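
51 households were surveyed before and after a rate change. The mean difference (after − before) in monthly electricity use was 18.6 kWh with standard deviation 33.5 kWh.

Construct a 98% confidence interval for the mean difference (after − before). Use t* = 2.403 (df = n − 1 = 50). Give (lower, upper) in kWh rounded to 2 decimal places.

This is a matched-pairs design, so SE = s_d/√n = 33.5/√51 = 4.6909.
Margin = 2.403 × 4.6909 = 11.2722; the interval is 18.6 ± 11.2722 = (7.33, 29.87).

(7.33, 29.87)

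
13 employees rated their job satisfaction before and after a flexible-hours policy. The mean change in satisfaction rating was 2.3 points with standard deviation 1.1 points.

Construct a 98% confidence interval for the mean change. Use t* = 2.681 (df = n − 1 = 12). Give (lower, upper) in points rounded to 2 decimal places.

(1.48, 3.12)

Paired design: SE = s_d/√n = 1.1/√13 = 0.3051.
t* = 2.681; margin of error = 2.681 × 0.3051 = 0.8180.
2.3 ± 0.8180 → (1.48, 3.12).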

■ ■ ■

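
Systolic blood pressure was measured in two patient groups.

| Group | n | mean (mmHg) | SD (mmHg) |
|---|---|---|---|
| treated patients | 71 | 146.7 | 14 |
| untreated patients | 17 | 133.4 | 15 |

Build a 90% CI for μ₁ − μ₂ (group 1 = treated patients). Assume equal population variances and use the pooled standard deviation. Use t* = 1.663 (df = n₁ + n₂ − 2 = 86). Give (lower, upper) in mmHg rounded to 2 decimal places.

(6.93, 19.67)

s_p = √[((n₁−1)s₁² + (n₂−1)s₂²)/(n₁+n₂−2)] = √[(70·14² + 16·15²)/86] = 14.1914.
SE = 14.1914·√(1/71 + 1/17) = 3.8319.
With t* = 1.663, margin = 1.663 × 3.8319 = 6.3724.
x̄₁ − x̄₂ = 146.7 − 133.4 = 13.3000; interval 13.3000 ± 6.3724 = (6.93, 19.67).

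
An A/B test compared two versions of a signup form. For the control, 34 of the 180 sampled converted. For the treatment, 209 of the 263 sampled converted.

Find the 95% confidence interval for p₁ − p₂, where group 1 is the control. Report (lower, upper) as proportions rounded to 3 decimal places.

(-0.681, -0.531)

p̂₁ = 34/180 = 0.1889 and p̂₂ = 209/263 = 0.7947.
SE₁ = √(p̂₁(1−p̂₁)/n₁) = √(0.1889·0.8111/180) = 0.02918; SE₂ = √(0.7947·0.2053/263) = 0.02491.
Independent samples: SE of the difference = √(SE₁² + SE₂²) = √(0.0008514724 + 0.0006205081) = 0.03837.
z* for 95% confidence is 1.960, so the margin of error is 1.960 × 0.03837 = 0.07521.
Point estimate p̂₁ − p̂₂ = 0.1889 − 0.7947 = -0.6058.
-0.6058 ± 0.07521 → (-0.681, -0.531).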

■ ■ ■

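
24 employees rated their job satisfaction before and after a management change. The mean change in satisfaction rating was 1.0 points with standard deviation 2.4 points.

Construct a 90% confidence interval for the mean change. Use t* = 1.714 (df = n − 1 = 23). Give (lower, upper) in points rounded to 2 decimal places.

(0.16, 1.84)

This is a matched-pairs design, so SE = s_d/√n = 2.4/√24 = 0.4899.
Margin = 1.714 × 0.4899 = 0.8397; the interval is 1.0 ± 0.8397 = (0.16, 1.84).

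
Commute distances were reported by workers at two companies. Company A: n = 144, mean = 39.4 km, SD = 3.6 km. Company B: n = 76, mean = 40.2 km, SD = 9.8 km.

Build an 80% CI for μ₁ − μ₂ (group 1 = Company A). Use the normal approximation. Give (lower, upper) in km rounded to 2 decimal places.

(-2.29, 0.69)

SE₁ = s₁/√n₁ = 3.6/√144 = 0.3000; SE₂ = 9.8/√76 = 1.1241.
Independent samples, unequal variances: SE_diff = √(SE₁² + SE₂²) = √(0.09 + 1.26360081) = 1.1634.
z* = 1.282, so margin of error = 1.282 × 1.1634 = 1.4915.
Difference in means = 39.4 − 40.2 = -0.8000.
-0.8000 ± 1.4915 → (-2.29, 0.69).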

■ ■ ■

> WORK REQUIRED
Set out every line from the material that contains the string "rating".

> ANSWER SPACE
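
13 employees rated their job satisfaction before and after a flexible-hours policy. The mean change in satisfaction rating was 2.3 points with standard deviation 1.1 points.
24 employees rated their job satisfaction before and after a management change. The mean change in satisfaction rating was 1.0 points with standard deviation 2.4 points.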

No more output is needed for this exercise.